Description of the task: The listing below is to be output in its exact form.

Input records:
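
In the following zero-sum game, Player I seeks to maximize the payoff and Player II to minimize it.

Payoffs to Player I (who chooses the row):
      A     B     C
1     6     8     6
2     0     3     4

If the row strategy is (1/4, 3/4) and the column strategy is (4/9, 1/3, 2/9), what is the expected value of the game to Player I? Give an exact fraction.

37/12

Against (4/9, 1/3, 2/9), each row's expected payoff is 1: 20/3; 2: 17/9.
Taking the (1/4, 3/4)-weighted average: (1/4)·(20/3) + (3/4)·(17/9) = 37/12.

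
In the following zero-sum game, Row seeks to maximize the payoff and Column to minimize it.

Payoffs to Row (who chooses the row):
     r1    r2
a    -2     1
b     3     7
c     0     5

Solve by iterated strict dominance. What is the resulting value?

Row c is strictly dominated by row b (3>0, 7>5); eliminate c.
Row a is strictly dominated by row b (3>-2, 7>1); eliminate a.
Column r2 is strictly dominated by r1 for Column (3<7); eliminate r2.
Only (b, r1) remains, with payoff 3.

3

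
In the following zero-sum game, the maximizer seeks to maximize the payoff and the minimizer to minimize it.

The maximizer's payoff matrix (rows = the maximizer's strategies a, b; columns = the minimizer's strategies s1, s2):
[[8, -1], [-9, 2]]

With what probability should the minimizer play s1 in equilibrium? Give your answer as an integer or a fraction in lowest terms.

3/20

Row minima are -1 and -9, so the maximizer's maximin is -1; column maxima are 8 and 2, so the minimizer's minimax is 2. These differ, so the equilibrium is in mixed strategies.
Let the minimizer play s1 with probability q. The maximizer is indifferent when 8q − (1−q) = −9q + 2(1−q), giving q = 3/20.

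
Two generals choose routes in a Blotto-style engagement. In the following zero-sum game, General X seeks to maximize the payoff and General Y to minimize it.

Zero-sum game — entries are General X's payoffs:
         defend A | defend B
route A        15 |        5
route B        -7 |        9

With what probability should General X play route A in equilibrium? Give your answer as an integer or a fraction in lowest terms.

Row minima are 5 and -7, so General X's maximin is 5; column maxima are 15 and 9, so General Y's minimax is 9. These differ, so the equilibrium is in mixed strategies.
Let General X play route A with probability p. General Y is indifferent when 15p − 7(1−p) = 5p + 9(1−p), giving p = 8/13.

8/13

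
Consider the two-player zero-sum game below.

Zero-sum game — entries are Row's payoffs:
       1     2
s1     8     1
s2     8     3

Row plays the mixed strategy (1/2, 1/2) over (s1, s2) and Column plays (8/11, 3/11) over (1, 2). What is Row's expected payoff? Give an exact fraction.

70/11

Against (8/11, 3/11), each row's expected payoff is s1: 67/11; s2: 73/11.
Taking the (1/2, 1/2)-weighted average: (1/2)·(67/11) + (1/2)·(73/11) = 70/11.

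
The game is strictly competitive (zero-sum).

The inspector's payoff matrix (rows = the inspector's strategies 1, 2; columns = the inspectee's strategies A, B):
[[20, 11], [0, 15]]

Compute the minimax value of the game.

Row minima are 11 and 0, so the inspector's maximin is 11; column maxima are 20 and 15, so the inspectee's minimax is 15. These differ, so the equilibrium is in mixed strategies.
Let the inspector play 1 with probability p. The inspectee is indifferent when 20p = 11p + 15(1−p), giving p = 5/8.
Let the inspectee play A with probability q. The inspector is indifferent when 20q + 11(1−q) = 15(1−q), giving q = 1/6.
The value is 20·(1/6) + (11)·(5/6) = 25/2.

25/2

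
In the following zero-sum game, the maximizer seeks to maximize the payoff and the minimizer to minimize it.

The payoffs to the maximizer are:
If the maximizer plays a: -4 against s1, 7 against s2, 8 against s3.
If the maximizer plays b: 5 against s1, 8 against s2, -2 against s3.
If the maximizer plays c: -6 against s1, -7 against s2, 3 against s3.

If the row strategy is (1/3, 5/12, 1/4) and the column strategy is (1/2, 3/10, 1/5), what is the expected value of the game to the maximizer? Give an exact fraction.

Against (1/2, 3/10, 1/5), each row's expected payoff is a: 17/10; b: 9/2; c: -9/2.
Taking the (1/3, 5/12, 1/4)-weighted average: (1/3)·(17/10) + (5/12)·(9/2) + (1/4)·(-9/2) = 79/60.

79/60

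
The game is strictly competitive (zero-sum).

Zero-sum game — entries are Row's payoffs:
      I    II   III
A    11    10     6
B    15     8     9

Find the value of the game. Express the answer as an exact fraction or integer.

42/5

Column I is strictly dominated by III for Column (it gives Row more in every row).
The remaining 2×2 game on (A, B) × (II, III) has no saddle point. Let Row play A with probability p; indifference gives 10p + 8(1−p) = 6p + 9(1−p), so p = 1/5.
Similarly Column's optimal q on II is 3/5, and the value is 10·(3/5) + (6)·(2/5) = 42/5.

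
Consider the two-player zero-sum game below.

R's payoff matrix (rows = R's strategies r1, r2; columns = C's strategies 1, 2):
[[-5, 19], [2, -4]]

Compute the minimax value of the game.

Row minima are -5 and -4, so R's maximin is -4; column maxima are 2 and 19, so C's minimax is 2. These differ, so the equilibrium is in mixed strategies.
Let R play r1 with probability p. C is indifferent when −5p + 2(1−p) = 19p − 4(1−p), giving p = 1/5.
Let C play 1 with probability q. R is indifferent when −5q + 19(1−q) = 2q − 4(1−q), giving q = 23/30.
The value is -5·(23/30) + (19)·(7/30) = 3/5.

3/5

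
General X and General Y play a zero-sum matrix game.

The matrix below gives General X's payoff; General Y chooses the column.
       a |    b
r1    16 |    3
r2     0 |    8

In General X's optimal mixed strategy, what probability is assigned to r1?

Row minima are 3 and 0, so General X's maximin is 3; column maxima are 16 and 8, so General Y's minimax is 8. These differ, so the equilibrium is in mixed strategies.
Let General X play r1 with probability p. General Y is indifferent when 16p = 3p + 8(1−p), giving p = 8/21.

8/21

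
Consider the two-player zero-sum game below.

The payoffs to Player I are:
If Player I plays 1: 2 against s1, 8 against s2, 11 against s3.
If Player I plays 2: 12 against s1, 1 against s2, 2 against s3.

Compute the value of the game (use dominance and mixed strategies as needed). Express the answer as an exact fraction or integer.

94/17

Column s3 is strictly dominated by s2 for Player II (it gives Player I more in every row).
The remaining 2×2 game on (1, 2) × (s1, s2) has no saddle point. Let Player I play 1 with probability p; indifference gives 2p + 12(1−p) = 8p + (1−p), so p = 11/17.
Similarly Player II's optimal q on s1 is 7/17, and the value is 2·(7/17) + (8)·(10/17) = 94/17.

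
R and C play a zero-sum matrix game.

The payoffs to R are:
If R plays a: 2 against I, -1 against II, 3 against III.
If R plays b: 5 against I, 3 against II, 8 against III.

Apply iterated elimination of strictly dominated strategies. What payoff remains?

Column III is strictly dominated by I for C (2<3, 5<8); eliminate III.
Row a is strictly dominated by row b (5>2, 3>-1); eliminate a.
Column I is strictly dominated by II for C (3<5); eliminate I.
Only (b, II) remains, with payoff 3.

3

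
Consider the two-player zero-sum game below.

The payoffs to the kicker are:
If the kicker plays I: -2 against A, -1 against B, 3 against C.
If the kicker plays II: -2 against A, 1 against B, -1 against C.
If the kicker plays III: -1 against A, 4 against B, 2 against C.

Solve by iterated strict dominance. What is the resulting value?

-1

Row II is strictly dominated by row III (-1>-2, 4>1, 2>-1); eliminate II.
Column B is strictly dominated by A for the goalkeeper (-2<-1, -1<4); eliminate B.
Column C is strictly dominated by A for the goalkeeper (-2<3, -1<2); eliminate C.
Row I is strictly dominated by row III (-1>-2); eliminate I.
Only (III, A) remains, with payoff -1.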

Exercise result:
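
In the following zero-sum game, Player I seeks to maximize the payoff and Player II to minimize it.

Payoffs to Player I (who chooses the row):
      A     B     C
1     6     8     6
2     0     3     4

If the row strategy is (1/4, 3/4) and the column strategy is (4/9, 1/3, 2/9), what is the expected value of the game to Player I? Give an exact fraction.

37/12

Against (4/9, 1/3, 2/9), each row's expected payoff is 1: 20/3; 2: 17/9.
Taking the (1/4, 3/4)-weighted average: (1/4)·(20/3) + (3/4)·(17/9) = 37/12.

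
In the following zero-sum game, Row seeks to maximize the payoff and Column to minimize it.

Payoffs to Row (who chooses the row):
     r1    r2
a    -2     1
b     3     7
c     0     5

Solve by iterated strict dominance. What is the resulting value?

Row c is strictly dominated by row b (3>0, 7>5); eliminate c.
Row a is strictly dominated by row b (3>-2, 7>1); eliminate a.
Column r2 is strictly dominated by r1 for Column (3<7); eliminate r2.
Only (b, r1) remains, with payoff 3.

3

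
In the following zero-sum game, the maximizer seeks to maximize the payoff and the minimizer to minimize it.

The maximizer's payoff matrix (rows = the maximizer's strategies a, b; columns = the minimizer's strategies s1, s2):
[[8, -1], [-9, 2]]

With what probability should the minimizer play s1 in equilibrium? Give your answer as an integer or a fraction in lowest terms.

3/20

Row minima are -1 and -9, so the maximizer's maximin is -1; column maxima are 8 and 2, so the minimizer's minimax is 2. These differ, so the equilibrium is in mixed strategies.
Let the minimizer play s1 with probability q. The maximizer is indifferent when 8q − (1−q) = −9q + 2(1−q), giving q = 3/20.

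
Two generals choose routes in a Blotto-style engagement. In the following zero-sum game, General X seeks to maximize the payoff and General Y to minimize it.

Zero-sum game — entries are General X's payoffs:
         defend A | defend B
route A        15 |        5
route B        -7 |        9

With what probability should General X play route A in equilibrium? Give your answer as an integer or a fraction in lowest terms.

Row minima are 5 and -7, so General X's maximin is 5; column maxima are 15 and 9, so General Y's minimax is 9. These differ, so the equilibrium is in mixed strategies.
Let General X play route A with probability p. General Y is indifferent when 15p − 7(1−p) = 5p + 9(1−p), giving p = 8/13.

8/13

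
Consider the two-player zero-sum game below.

Zero-sum game — entries are Row's payoffs:
       1     2
s1     8     1
s2     8     3

Row plays the mixed strategy (1/2, 1/2) over (s1, s2) and Column plays (8/11, 3/11) over (1, 2). What is Row's expected payoff? Give an exact fraction.

70/11

Against (8/11, 3/11), each row's expected payoff is s1: 67/11; s2: 73/11.
Taking the (1/2, 1/2)-weighted average: (1/2)·(67/11) + (1/2)·(73/11) = 70/11.

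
The game is strictly competitive (zero-sum).

The inspector's payoff matrix (rows = the inspector's strategies 1, 2; columns = the inspectee's strategies A, B):
[[20, 11], [0, 15]]

Compute the minimax value of the game.

Row minima are 11 and 0, so the inspector's maximin is 11; column maxima are 20 and 15, so the inspectee's minimax is 15. These differ, so the equilibrium is in mixed strategies.
Let the inspector play 1 with probability p. The inspectee is indifferent when 20p = 11p + 15(1−p), giving p = 5/8.
Let the inspectee play A with probability q. The inspector is indifferent when 20q + 11(1−q) = 15(1−q), giving q = 1/6.
The value is 20·(1/6) + (11)·(5/6) = 25/2.

25/2

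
In the following zero-sum game, the maximizer seeks to maximize the payoff and the minimizer to minimize it.

The payoffs to the maximizer are:
If the maximizer plays a: -4 against s1, 7 against s2, 8 against s3.
If the maximizer plays b: 5 against s1, 8 against s2, -2 against s3.
If the maximizer plays c: -6 against s1, -7 against s2, 3 against s3.

If the row strategy is (1/3, 5/12, 1/4) and the column strategy is (1/2, 3/10, 1/5), what is the expected value of the game to the maximizer? Give an exact fraction.

Against (1/2, 3/10, 1/5), each row's expected payoff is a: 17/10; b: 9/2; c: -9/2.
Taking the (1/3, 5/12, 1/4)-weighted average: (1/3)·(17/10) + (5/12)·(9/2) + (1/4)·(-9/2) = 79/60.

79/60

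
The game is strictly competitive (zero-sum).

Zero-sum game — entries are Row's payoffs:
      I    II   III
A    11    10     6
B    15     8     9

Find the value of the game. Express the answer as an exact fraction or integer.

42/5

Column I is strictly dominated by III for Column (it gives Row more in every row).
The remaining 2×2 game on (A, B) × (II, III) has no saddle point. Let Row play A with probability p; indifference gives 10p + 8(1−p) = 6p + 9(1−p), so p = 1/5.
Similarly Column's optimal q on II is 3/5, and the value is 10·(3/5) + (6)·(2/5) = 42/5.

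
Consider the two-player zero-sum game below.

R's payoff matrix (rows = R's strategies r1, r2; columns = C's strategies 1, 2):
[[-5, 19], [2, -4]]

Compute the minimax value of the game.

Row minima are -5 and -4, so R's maximin is -4; column maxima are 2 and 19, so C's minimax is 2. These differ, so the equilibrium is in mixed strategies.
Let R play r1 with probability p. C is indifferent when −5p + 2(1−p) = 19p − 4(1−p), giving p = 1/5.
Let C play 1 with probability q. R is indifferent when −5q + 19(1−q) = 2q − 4(1−q), giving q = 23/30.
The value is -5·(23/30) + (19)·(7/30) = 3/5.

3/5

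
General X and General Y play a zero-sum matrix game.

The matrix below gives General X's payoff; General Y chooses the column.
       a |    b
r1    16 |    3
r2     0 |    8

In General X's optimal mixed strategy, what probability is assigned to r1?

Row minima are 3 and 0, so General X's maximin is 3; column maxima are 16 and 8, so General Y's minimax is 8. These differ, so the equilibrium is in mixed strategies.
Let General X play r1 with probability p. General Y is indifferent when 16p = 3p + 8(1−p), giving p = 8/21.

8/21

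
Consider the two-player zero-sum game below.

The payoffs to Player I are:
If Player I plays 1: 2 against s1, 8 against s2, 11 against s3.
If Player I plays 2: 12 against s1, 1 against s2, 2 against s3.

Compute the value of the game (use dominance and mixed strategies as needed). Express the answer as an exact fraction or integer.

94/17

Column s3 is strictly dominated by s2 for Player II (it gives Player I more in every row).
The remaining 2×2 game on (1, 2) × (s1, s2) has no saddle point. Let Player I play 1 with probability p; indifference gives 2p + 12(1−p) = 8p + (1−p), so p = 11/17.
Similarly Player II's optimal q on s1 is 7/17, and the value is 2·(7/17) + (8)·(10/17) = 94/17.

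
R and C play a zero-sum matrix game.

The payoffs to R are:
If R plays a: 2 against I, -1 against II, 3 against III.
If R plays b: 5 against I, 3 against II, 8 against III.

Apply iterated elimination of strictly dominated strategies. What payoff remains?

Column III is strictly dominated by I for C (2<3, 5<8); eliminate III.
Row a is strictly dominated by row b (5>2, 3>-1); eliminate a.
Column I is strictly dominated by II for C (3<5); eliminate I.
Only (b, II) remains, with payoff 3.

3

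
Consider the two-player zero-sum game below.

The payoffs to the kicker are:
If the kicker plays I: -2 against A, -1 against B, 3 against C.
If the kicker plays II: -2 against A, 1 against B, -1 against C.
If the kicker plays III: -1 against A, 4 against B, 2 against C.

Solve by iterated strict dominance. What is the resulting value?

-1

Row II is strictly dominated by row III (-1>-2, 4>1, 2>-1); eliminate II.
Column B is strictly dominated by A for the goalkeeper (-2<-1, -1<4); eliminate B.
Column C is strictly dominated by A for the goalkeeper (-2<3, -1<2); eliminate C.
Row I is strictly dominated by row III (-1>-2); eliminate I.
Only (III, A) remains, with payoff -1.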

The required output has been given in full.